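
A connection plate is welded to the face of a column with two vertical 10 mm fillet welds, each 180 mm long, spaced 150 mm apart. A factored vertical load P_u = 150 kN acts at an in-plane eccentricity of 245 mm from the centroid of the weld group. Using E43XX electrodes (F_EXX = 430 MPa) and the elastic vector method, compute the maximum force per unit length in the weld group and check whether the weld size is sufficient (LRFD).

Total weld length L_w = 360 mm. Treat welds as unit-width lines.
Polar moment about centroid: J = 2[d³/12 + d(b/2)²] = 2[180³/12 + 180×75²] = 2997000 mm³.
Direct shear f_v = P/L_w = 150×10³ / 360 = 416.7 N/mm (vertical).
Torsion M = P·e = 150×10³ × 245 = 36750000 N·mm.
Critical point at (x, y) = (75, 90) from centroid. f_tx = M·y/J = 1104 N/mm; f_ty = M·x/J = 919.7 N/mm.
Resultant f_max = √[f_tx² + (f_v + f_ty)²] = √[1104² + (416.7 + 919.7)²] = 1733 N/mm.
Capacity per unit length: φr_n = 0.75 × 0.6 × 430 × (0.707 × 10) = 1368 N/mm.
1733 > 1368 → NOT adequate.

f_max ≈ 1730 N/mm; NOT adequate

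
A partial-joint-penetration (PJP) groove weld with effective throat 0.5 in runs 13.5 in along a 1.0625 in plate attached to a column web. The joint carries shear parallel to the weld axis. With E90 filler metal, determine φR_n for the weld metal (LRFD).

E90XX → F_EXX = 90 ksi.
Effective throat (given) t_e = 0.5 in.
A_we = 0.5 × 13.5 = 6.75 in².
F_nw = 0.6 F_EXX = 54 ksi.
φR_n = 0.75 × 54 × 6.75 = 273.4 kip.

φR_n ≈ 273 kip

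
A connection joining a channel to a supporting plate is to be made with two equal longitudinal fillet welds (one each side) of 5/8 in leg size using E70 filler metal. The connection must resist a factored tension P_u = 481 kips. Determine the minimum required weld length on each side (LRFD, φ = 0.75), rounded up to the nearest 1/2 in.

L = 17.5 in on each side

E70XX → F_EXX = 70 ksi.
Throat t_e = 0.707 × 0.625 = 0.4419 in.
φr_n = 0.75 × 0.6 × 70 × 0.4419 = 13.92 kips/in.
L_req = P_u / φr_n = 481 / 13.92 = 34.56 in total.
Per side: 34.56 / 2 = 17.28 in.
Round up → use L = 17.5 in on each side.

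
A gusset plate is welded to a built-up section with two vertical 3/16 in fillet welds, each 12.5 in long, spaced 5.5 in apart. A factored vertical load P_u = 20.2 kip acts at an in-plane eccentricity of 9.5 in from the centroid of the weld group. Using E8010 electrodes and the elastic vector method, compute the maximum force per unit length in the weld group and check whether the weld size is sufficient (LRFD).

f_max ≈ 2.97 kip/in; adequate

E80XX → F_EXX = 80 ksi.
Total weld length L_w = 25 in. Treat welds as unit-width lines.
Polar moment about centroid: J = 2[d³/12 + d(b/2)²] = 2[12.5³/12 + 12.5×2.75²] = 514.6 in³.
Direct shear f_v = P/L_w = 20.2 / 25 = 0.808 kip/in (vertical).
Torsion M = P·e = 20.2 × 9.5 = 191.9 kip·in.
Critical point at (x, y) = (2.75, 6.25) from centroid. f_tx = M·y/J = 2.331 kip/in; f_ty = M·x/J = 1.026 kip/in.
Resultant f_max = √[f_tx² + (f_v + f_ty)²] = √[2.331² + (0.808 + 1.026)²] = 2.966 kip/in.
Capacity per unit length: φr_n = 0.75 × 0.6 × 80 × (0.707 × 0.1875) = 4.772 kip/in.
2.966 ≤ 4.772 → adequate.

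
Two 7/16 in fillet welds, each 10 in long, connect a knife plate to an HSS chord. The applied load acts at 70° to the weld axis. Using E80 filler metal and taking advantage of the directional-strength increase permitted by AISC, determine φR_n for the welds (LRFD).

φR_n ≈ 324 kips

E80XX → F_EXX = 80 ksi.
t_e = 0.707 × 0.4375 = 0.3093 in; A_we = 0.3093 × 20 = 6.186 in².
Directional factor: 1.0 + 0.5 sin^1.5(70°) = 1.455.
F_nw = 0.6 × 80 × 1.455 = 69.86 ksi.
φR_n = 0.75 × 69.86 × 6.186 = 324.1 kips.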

● ● ● ● ● ● ●

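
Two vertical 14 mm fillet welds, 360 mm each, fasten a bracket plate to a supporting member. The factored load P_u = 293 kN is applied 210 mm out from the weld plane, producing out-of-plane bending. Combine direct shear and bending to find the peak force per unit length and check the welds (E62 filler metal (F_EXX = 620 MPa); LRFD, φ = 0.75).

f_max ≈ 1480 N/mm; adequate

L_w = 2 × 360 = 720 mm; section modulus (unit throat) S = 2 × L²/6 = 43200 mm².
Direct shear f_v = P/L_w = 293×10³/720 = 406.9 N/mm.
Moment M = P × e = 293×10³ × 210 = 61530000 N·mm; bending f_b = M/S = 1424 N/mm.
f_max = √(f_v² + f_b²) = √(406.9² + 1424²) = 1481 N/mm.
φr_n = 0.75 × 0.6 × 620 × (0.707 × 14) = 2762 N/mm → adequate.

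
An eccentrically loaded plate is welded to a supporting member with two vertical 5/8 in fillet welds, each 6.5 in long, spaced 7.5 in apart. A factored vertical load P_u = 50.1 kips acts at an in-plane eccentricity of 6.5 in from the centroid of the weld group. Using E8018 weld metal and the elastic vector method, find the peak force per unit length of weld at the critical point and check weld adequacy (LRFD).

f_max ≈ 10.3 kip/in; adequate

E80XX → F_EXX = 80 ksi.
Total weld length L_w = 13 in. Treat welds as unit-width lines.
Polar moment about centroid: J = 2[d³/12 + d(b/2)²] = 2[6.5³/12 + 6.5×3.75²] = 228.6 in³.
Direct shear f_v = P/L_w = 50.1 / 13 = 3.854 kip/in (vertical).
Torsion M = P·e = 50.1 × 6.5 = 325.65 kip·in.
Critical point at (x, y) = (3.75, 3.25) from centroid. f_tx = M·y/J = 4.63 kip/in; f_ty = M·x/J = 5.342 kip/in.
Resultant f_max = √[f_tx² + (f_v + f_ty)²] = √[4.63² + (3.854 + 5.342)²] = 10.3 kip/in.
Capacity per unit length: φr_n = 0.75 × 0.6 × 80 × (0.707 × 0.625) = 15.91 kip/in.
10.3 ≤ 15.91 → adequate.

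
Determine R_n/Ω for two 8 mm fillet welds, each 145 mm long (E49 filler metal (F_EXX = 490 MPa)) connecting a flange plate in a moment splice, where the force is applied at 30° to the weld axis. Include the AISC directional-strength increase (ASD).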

● ● ● ● ● ● ●

Copy the lines above exactly. Start with the line containing "An eccentrically loaded", end with the line containing "Determine R_n/Ω for", and include both.

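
An eccentrically loaded plate is welded to a supporting member with two vertical 5/8 in fillet welds, each 6.5 in long, spaced 7.5 in apart. A factored vertical load P_u = 50.1 kips acts at an in-plane eccentricity of 6.5 in from the centroid of the weld group. Using E8018 weld metal and the elastic vector method, find the peak force per unit length of weld at the critical point and check weld adequacy (LRFD).

f_max ≈ 10.3 kip/in; adequate

E80XX → F_EXX = 80 ksi.
Total weld length L_w = 13 in. Treat welds as unit-width lines.
Polar moment about centroid: J = 2[d³/12 + d(b/2)²] = 2[6.5³/12 + 6.5×3.75²] = 228.6 in³.
Direct shear f_v = P/L_w = 50.1 / 13 = 3.854 kip/in (vertical).
Torsion M = P·e = 50.1 × 6.5 = 325.65 kip·in.
Critical point at (x, y) = (3.75, 3.25) from centroid. f_tx = M·y/J = 4.63 kip/in; f_ty = M·x/J = 5.342 kip/in.
Resultant f_max = √[f_tx² + (f_v + f_ty)²] = √[4.63² + (3.854 + 5.342)²] = 10.3 kip/in.
Capacity per unit length: φr_n = 0.75 × 0.6 × 80 × (0.707 × 0.625) = 15.91 kip/in.
10.3 ≤ 15.91 → adequate.

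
Determine R_n/Ω for two 8 mm fillet welds, each 145 mm long (E49 filler metal (F_EXX = 490 MPa)) connecting a flange plate in a moment splice, where the force is applied at 30° to the weld axis. Include the AISC directional-strength increase (ASD).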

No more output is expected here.